Dataset entries:
== Segment start ==

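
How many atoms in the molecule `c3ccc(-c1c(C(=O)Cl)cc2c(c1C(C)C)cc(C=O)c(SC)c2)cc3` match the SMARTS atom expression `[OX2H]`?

0

The query [OX2H] means: aliphatic oxygen with two connections, one of which is H — an -OH oxygen.
Check the 26 heavy atoms by environment: 8× c (aromatic, H0, X3) → no; 8× c (aromatic, H1, X3) → no; 1× C (H1, X4) → no; 3× C (H3, X4) → no; 1× C (H0, X3) → no; 2× O (H0, X1) → no; 1× Cl (H0, X1) → no; 1× C (H1, X3) → no; 1× S (H0, X2) → no.
No environment satisfies the query, so 0 matching atoms.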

== Segment end ==

TASK DIRECTIONS » Reproduce every line of the data without changing a word.

YOUR SOLUTION »
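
How many atoms in the molecule `c3ccc(-c1c(C(=O)Cl)cc2c(c1C(C)C)cc(C=O)c(SC)c2)cc3` match the SMARTS atom expression `[OX2H]`?

0

The query [OX2H] means: aliphatic oxygen with two connections, one of which is H — an -OH oxygen.
Check the 26 heavy atoms by environment: 8× c (aromatic, H0, X3) → no; 8× c (aromatic, H1, X3) → no; 1× C (H1, X4) → no; 3× C (H3, X4) → no; 1× C (H0, X3) → no; 2× O (H0, X1) → no; 1× Cl (H0, X1) → no; 1× C (H1, X3) → no; 1× S (H0, X2) → no.
No environment satisfies the query, so 0 matching atoms.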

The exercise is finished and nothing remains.